**Task description:** First find the line with "Which one of" in the entries below, then set down exactly every line through the line with "(D) set leaf at index 3 to value 82", that line included.

**Collected data entries:**

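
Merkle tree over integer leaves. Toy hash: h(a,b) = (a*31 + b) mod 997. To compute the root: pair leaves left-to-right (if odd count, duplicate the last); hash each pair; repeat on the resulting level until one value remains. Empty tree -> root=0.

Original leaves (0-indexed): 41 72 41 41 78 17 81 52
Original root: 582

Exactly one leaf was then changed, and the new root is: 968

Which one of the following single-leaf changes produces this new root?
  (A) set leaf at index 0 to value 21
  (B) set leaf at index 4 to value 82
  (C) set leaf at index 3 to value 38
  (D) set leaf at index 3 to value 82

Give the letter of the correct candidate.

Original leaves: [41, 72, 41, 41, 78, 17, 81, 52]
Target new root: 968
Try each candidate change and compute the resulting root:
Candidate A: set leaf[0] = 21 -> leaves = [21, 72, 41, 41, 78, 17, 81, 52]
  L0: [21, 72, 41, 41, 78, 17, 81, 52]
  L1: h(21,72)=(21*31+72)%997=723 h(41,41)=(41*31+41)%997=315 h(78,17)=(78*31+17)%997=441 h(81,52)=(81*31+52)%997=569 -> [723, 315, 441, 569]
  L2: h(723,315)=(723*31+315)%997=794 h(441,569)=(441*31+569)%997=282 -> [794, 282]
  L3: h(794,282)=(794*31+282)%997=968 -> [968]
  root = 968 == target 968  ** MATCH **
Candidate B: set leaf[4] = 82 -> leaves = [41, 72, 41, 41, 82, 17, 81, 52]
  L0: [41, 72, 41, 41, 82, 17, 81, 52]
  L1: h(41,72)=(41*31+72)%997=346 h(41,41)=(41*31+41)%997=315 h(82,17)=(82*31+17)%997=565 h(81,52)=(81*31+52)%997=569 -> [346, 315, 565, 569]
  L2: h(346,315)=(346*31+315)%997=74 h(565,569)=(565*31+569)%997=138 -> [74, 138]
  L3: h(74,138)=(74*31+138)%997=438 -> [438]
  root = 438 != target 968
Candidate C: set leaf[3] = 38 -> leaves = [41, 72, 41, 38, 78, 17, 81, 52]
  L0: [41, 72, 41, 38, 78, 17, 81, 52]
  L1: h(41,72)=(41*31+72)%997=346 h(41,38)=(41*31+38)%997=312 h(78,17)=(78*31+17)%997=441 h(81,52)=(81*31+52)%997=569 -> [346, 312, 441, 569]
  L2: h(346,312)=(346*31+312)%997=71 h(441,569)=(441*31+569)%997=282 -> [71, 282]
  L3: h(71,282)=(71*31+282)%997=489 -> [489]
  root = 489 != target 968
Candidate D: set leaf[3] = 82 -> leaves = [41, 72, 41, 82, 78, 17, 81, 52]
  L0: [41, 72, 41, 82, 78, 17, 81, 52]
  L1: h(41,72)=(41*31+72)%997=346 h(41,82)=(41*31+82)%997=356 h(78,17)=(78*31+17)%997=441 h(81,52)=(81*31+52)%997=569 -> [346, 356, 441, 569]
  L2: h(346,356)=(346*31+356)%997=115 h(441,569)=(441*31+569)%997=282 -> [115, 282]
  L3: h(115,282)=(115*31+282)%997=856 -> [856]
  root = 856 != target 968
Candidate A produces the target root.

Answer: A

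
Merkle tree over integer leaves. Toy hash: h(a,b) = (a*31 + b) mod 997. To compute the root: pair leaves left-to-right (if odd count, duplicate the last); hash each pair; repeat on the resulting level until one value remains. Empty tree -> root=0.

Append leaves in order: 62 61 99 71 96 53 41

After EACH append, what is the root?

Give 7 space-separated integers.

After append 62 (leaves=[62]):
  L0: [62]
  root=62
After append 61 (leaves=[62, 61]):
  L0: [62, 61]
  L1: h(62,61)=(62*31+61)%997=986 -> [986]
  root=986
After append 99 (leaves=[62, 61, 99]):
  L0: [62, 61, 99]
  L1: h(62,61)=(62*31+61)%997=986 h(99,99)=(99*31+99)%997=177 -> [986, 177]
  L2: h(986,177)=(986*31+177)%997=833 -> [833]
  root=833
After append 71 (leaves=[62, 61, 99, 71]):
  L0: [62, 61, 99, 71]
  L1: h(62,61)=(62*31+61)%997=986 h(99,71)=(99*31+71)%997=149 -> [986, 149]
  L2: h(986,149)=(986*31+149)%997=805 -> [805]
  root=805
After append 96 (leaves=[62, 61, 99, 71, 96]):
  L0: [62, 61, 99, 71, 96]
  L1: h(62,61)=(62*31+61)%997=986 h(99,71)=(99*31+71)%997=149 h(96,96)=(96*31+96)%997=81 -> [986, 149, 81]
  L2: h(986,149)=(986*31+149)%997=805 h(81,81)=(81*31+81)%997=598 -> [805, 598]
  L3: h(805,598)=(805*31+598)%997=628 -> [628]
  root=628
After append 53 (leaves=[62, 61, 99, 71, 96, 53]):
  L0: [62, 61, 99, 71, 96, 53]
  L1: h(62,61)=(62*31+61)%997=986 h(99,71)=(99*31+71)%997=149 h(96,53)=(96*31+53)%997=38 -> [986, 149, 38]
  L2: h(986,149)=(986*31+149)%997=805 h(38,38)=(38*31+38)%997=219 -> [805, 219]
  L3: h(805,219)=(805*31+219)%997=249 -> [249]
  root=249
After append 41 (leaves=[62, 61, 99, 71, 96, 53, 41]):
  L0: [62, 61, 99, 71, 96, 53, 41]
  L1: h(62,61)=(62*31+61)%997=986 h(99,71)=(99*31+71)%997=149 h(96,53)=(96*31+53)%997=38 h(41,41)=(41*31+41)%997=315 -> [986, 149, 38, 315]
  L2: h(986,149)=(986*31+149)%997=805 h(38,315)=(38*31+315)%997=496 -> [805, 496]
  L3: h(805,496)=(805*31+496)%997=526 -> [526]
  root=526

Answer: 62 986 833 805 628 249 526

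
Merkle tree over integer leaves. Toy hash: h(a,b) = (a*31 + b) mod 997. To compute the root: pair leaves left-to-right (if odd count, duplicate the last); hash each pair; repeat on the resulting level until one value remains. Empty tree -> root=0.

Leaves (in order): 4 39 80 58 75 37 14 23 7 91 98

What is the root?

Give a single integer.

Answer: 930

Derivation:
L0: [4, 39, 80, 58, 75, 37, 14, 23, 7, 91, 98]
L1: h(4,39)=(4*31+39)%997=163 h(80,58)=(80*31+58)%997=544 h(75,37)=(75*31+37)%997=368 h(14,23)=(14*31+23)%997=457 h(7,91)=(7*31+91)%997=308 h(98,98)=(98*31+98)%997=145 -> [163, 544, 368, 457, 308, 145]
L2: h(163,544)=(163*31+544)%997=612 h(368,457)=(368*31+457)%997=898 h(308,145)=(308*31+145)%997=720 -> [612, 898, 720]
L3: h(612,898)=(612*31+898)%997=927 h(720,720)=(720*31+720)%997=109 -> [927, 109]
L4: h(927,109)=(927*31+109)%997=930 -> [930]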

**The completed task:**
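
Which one of the following single-leaf changes produces this new root?
  (A) set leaf at index 0 to value 21
  (B) set leaf at index 4 to value 82
  (C) set leaf at index 3 to value 38
  (D) set leaf at index 3 to value 82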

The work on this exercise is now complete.